Saved entries
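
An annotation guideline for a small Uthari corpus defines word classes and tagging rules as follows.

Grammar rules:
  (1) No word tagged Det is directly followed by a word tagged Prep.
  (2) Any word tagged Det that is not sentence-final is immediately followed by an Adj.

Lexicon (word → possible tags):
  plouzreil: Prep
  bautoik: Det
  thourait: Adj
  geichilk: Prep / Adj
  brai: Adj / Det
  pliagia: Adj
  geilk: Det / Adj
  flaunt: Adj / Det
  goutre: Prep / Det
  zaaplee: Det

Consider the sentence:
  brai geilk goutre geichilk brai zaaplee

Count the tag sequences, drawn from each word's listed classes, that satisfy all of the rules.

6

Candidates per position — 1:brai {Adj,Det}; 2:geilk {Det,Adj}; 3:goutre {Prep,Det}; 4:geichilk {Prep,Adj}; 5:brai {Adj,Det}; 6:zaaplee {Det}.
There are 32 candidate sequences in total.
Checking each against the rules leaves 6 sequences.
Count = 6.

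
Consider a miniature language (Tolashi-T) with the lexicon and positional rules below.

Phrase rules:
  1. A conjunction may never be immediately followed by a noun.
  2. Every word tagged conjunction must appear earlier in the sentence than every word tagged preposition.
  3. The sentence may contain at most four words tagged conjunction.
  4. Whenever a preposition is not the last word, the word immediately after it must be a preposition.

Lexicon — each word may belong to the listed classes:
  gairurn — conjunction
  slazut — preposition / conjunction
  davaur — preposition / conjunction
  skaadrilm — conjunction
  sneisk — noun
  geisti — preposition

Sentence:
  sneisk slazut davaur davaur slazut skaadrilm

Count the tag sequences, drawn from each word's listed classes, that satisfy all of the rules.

0

Candidates per position — 1:sneisk {noun}; 2:slazut {preposition,conjunction}; 3:davaur {preposition,conjunction}; 4:davaur {preposition,conjunction}; 5:slazut {preposition,conjunction}; 6:skaadrilm {conjunction}.
There are 16 candidate sequences in total.
Every candidate sequence violates at least one rule; no consistent tagging exists.
Count = 0.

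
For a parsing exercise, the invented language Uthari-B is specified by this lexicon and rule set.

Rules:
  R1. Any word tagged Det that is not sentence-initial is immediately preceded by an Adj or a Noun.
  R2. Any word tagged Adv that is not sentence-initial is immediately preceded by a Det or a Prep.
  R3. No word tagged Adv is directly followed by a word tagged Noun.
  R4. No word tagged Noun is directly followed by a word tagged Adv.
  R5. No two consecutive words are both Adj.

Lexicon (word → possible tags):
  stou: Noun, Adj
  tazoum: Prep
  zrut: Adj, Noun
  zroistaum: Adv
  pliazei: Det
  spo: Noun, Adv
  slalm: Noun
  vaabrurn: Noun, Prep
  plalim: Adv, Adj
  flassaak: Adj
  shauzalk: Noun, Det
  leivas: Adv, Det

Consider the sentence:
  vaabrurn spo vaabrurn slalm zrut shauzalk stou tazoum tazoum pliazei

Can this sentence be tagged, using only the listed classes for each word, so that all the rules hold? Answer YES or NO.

Candidates per position — 1:vaabrurn {Noun,Prep}; 2:spo {Noun,Adv}; 3:vaabrurn {Noun,Prep}; 4:slalm {Noun}; 5:zrut {Adj,Noun}; 6:shauzalk {Noun,Det}; 7:stou {Noun,Adj}; 8:tazoum {Prep}; 9:tazoum {Prep}; 10:pliazei {Det}.
Rule 1 cannot be satisfied by any choice of tags from the lexicon.
So there is no consistent tagging.

NO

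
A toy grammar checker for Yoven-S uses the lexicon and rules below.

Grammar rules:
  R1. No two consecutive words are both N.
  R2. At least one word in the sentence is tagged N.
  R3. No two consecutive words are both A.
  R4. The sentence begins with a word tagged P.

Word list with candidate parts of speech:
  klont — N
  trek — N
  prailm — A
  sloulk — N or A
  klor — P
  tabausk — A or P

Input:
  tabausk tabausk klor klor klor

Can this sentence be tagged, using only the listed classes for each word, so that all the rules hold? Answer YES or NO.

NO

Candidates per position — 1:tabausk {A,P}; 2:tabausk {A,P}; 3:klor {P}; 4:klor {P}; 5:klor {P}.
Rule 2 cannot be satisfied by any choice of tags from the lexicon.
So there is no consistent tagging.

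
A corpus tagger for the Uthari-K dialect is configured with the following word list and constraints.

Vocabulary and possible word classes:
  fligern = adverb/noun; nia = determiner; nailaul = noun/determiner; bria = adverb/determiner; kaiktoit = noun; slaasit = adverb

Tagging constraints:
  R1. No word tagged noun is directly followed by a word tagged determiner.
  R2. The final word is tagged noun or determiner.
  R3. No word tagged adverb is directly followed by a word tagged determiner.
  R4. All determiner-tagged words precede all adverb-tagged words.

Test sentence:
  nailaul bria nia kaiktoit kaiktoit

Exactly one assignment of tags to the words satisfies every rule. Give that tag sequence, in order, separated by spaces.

determiner determiner determiner noun noun

Candidates per position — 1:nailaul {noun,determiner}; 2:bria {adverb,determiner}; 3:nia {determiner}; 4:kaiktoit {noun}; 5:kaiktoit {noun}.
Position 2: tagging it adverb would leave rule 3 unsatisfiable, so it must be determiner.
Position 1: tagging it noun would leave rule 1 unsatisfiable, so it must be determiner.
The only consistent sequence is: determiner determiner determiner noun noun.
Check: rule 1 holds; rule 2 holds; rule 3 holds; rule 4 holds.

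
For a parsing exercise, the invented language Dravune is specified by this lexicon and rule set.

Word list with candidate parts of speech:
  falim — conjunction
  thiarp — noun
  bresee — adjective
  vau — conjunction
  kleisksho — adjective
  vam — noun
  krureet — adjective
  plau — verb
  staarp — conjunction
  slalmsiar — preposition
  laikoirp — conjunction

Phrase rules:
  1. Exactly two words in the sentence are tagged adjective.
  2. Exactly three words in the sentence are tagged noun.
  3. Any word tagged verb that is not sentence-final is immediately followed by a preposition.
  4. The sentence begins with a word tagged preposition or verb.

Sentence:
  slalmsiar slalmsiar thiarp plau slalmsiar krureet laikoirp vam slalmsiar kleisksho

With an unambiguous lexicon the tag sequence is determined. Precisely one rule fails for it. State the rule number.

Fixed tagging: preposition preposition noun verb preposition adjective conjunction noun preposition adjective.
Applying the rules: R1 ok, R2 fails, R3 ok, R4 ok.
Only rule 2 fails.

2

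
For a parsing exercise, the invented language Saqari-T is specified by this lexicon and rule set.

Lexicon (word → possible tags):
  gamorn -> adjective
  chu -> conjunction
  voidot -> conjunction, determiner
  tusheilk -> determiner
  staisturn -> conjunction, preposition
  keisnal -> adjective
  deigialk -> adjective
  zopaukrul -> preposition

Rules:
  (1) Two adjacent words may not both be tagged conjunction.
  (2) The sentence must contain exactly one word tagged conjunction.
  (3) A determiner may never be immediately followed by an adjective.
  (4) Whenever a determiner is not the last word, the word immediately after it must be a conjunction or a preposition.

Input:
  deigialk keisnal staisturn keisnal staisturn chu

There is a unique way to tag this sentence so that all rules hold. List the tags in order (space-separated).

Candidates per position — 1:deigialk {adjective}; 2:keisnal {adjective}; 3:staisturn {conjunction,preposition}; 4:keisnal {adjective}; 5:staisturn {conjunction,preposition}; 6:chu {conjunction}.
Word 3 cannot be conjunction — rule 2 would then fail for every completion. It is preposition.
Word 5 cannot be conjunction — rule 1 would then fail for every completion. It is preposition.
That leaves exactly one tagging: adjective adjective preposition adjective preposition conjunction.
Check: rule 1 ok; rule 2 ok; rule 3 ok; rule 4 ok.

adjective adjective preposition adjective preposition conjunction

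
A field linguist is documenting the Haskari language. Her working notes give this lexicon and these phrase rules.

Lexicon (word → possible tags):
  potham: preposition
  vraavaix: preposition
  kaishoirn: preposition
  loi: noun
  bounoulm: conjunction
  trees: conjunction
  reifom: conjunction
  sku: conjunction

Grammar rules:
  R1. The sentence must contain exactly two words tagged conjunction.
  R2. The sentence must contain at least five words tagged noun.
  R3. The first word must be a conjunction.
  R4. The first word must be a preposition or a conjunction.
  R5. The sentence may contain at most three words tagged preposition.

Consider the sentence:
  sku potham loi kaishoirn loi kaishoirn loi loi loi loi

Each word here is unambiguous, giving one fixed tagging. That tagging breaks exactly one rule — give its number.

1

Fixed tagging: conjunction preposition noun preposition noun preposition noun noun noun noun.
Rule check: R1 ✗, R2 ✓, R3 ✓, R4 ✓, R5 ✓.
Only rule 1 fails.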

• _What is expected_: Once the line containing "(2) Any word" has been written out, please stop; every line before it, back to the first line of the records above, should be given exactly.

• _Solution to this exercise_:
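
An annotation guideline for a small Uthari corpus defines word classes and tagging rules as follows.

Grammar rules:
  (1) No word tagged Det is directly followed by a word tagged Prep.
  (2) Any word tagged Det that is not sentence-final is immediately followed by an Adj.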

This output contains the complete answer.